◆ About this exercise
Once the data has been read, print it back in full, exactly.

========================================

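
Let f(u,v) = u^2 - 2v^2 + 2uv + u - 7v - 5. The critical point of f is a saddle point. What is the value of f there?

1/12

∂f/∂u = 2u + 2v + 1 = 0 and ∂f/∂v = 2u - 4v - 7 = 0, so (u, v) = (5/6, -4/3).
The Hessian has f_{uu} = 2, f_{vv} = -4, f_{uv} = 2, giving D = -12 < 0, so the point is a saddle point.
f(5/6, -4/3) = 1/12.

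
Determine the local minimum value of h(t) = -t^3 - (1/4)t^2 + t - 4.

-121/27

Critical points: h'(t) = -3t^2 - (1/2)t + 1 vanishes at t = -2/3, 1/2.
Since h''(t) = -6t - 1/2, we get h''(-2/3) = 7/2 > 0 ⇒ local minimum; h''(1/2) = -7/2 < 0 ⇒ local maximum.
Thus h has its local minimum at t = -2/3, with value -121/27.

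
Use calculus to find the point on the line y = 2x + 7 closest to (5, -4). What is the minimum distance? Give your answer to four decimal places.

9.3915

Minimize D(x)^2 = (x - 5)^2 + (2x + 11)^2.
d/dx[D^2] = 2(x - 5) + 2·2·(2x + 11) = 0 ⇒ x = -17/5.
Then y = 1/5 and the distance is √(441/5) ≈ 9.3915.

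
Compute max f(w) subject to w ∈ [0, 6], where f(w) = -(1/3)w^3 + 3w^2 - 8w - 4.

f'(w) = -w^2 + 6w - 8, which vanishes at w = 2 and w = 4.
Compare values at every candidate in [0, 6]: f(0) = -4, f(2) = -32/3, f(4) = -28/3, f(6) = -16.
The maximum over the interval is -4, attained at w = 0.

-4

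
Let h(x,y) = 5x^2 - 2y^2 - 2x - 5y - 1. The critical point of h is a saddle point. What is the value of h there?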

========================================

◆ Answer box
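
Let f(u,v) = u^2 - 2v^2 + 2uv + u - 7v - 5. The critical point of f is a saddle point. What is the value of f there?

1/12

∂f/∂u = 2u + 2v + 1 = 0 and ∂f/∂v = 2u - 4v - 7 = 0, so (u, v) = (5/6, -4/3).
The Hessian has f_{uu} = 2, f_{vv} = -4, f_{uv} = 2, giving D = -12 < 0, so the point is a saddle point.
f(5/6, -4/3) = 1/12.

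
Determine the local minimum value of h(t) = -t^3 - (1/4)t^2 + t - 4.

-121/27

Critical points: h'(t) = -3t^2 - (1/2)t + 1 vanishes at t = -2/3, 1/2.
Since h''(t) = -6t - 1/2, we get h''(-2/3) = 7/2 > 0 ⇒ local minimum; h''(1/2) = -7/2 < 0 ⇒ local maximum.
Thus h has its local minimum at t = -2/3, with value -121/27.

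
Use calculus to find the point on the line y = 2x + 7 closest to (5, -4). What is the minimum distance? Give your answer to four decimal places.

9.3915

Minimize D(x)^2 = (x - 5)^2 + (2x + 11)^2.
d/dx[D^2] = 2(x - 5) + 2·2·(2x + 11) = 0 ⇒ x = -17/5.
Then y = 1/5 and the distance is √(441/5) ≈ 9.3915.

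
Compute max f(w) subject to w ∈ [0, 6], where f(w) = -(1/3)w^3 + 3w^2 - 8w - 4.

f'(w) = -w^2 + 6w - 8, which vanishes at w = 2 and w = 4.
Compare values at every candidate in [0, 6]: f(0) = -4, f(2) = -32/3, f(4) = -28/3, f(6) = -16.
The maximum over the interval is -4, attained at w = 0.

-4

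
Let h(x,y) = 5x^2 - 2y^2 - 2x - 5y - 1. The critical point of h is a saddle point. What is the value of h there?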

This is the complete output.